▸ EXERCISE
Transcribe only part of the material below: the lines from the one containing "Value of one withholding allowance: €360.00." through the one containing "Withhold 7% on", inclusive, exactly as written.

▸ EXERCISE MATERIALS
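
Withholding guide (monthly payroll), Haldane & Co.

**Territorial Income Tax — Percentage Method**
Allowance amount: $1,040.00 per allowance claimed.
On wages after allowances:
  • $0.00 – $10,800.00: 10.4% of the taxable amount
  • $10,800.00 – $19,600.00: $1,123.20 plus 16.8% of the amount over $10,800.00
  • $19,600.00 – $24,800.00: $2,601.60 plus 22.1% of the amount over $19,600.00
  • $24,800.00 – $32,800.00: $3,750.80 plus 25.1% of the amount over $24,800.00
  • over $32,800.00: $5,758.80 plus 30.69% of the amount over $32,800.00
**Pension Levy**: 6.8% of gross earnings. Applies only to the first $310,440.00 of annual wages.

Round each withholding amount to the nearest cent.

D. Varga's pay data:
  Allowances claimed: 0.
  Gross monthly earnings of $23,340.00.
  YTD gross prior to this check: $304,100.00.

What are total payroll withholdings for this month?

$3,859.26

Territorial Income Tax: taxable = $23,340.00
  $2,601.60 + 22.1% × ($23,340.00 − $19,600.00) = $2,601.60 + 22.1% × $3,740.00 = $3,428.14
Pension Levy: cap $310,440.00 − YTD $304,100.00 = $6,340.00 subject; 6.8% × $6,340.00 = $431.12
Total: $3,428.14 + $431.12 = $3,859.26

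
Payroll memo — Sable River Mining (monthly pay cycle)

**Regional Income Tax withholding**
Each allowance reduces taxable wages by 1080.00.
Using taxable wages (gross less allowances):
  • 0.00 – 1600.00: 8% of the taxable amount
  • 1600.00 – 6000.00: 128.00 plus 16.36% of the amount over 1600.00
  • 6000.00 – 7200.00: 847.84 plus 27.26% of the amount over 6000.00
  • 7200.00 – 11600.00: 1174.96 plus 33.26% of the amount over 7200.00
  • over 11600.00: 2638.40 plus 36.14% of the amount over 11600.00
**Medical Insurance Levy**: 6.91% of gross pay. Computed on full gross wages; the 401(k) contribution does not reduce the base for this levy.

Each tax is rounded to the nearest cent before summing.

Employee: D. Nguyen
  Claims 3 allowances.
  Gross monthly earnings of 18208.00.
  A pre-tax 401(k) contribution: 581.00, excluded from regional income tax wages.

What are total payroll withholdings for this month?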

* * *

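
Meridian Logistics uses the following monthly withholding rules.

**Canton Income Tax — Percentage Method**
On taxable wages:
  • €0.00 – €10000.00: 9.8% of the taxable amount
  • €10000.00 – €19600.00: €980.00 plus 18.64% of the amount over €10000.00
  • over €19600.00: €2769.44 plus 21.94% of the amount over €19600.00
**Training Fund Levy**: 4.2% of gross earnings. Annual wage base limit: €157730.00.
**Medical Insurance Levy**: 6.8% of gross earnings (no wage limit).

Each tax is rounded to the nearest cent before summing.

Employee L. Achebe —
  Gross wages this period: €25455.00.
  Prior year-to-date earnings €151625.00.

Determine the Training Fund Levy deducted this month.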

...

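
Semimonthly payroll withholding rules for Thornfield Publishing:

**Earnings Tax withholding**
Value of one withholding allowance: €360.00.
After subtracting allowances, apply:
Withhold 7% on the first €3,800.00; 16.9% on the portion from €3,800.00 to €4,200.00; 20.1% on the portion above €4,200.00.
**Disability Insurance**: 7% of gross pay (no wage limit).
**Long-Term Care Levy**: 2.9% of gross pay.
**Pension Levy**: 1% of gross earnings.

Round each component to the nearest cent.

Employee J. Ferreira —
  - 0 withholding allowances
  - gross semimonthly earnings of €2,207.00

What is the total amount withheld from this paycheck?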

▸ WORKED SOLUTION
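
Value of one withholding allowance: €360.00.
After subtracting allowances, apply:
Withhold 7% on the first €3,800.00; 16.9% on the portion from €3,800.00 to €4,200.00; 20.1% on the portion above €4,200.00.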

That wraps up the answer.